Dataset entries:

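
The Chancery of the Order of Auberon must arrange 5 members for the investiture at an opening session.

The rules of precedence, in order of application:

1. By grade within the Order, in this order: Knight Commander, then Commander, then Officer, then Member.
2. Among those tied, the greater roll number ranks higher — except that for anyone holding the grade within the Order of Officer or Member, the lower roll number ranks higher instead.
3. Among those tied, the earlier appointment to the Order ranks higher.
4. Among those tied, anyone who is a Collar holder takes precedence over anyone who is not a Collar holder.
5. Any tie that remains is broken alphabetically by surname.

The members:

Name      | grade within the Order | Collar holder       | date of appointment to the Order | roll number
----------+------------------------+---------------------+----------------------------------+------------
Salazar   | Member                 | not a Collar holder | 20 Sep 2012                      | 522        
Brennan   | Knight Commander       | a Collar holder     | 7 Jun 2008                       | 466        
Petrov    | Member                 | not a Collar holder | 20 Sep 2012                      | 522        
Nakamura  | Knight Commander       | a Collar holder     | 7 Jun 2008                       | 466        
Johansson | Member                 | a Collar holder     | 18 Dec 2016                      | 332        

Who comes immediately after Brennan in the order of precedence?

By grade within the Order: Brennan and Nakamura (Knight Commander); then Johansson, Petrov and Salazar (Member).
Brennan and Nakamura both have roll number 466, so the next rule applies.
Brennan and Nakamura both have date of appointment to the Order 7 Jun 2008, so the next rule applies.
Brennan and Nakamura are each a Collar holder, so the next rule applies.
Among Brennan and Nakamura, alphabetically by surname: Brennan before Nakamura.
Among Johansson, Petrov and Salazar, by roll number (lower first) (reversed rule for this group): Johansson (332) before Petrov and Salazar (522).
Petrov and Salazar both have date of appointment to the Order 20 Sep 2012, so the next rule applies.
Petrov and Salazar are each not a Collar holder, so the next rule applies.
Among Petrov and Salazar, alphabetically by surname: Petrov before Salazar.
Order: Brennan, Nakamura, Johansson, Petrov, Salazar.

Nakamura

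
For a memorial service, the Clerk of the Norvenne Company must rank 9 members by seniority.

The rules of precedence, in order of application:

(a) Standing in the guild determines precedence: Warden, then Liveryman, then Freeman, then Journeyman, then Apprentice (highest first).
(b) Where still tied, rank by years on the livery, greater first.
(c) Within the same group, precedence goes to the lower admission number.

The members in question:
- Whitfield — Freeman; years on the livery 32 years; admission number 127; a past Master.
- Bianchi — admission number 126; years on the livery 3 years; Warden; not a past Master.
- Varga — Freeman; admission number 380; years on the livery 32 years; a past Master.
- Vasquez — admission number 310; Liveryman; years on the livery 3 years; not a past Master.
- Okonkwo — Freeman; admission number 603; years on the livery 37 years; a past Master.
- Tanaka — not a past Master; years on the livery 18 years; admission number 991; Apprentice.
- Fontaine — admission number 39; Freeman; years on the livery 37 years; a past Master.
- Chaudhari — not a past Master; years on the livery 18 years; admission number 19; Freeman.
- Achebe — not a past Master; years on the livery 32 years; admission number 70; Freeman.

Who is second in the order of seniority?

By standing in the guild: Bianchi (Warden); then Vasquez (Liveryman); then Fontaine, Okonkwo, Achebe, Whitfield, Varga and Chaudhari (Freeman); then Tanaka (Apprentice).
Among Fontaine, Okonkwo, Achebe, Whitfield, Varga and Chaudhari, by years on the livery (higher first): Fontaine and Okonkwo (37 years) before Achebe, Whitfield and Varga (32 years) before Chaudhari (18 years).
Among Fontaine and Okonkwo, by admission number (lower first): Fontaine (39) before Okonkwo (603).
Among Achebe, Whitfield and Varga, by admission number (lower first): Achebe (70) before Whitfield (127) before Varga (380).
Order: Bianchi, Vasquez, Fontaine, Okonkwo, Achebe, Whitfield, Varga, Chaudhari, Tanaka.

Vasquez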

Activity: Please give back the records exactly as written, beginning at the first line and including the line that holds "3. Among those" as the last.

Task output:
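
The Chancery of the Order of Auberon must arrange 5 members for the investiture at an opening session.

The rules of precedence, in order of application:

1. By grade within the Order, in this order: Knight Commander, then Commander, then Officer, then Member.
2. Among those tied, the greater roll number ranks higher — except that for anyone holding the grade within the Order of Officer or Member, the lower roll number ranks higher instead.
3. Among those tied, the earlier appointment to the Order ranks higher.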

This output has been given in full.